(Collected data entries)
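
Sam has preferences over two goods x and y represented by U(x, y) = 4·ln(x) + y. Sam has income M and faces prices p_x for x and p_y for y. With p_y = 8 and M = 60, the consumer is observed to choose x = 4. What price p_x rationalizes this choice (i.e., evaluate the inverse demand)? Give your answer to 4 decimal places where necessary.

p_x = 8

MU_x = 4/x, MU_y = 1. Tangency: 4/x = p_x/p_y.
So x*(p_x,p_y) = 4·p_y/p_x, independent of income; and y* = (M − 4·p_y)/p_y.
Set x* = 4 in the demand function and solve for p_x: p_x = 8.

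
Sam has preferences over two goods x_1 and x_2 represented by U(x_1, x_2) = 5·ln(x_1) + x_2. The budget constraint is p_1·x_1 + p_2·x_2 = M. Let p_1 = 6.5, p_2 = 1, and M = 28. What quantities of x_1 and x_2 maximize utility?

So x_1*(p_1,p_2) = 5·p_2/p_1, independent of income; and x_2* = (M − 5·p_2)/p_2.
At the given prices: x_1* = 5·1/6.5 = 0.7692, and x_2* = 23.

x_1* = 0.7692, x_2* = 23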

(Exercise instructions):
Nothing but the lines from the one holding "Sam has preferences over two goods x_1" through the last line of the data may be output, and each must match exactly.

(Written response):
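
Sam has preferences over two goods x_1 and x_2 represented by U(x_1, x_2) = 5·ln(x_1) + x_2. The budget constraint is p_1·x_1 + p_2·x_2 = M. Let p_1 = 6.5, p_2 = 1, and M = 28. What quantities of x_1 and x_2 maximize utility?

So x_1*(p_1,p_2) = 5·p_2/p_1, independent of income; and x_2* = (M − 5·p_2)/p_2.
At the given prices: x_1* = 5·1/6.5 = 0.7692, and x_2* = 23.

x_1* = 0.7692, x_2* = 23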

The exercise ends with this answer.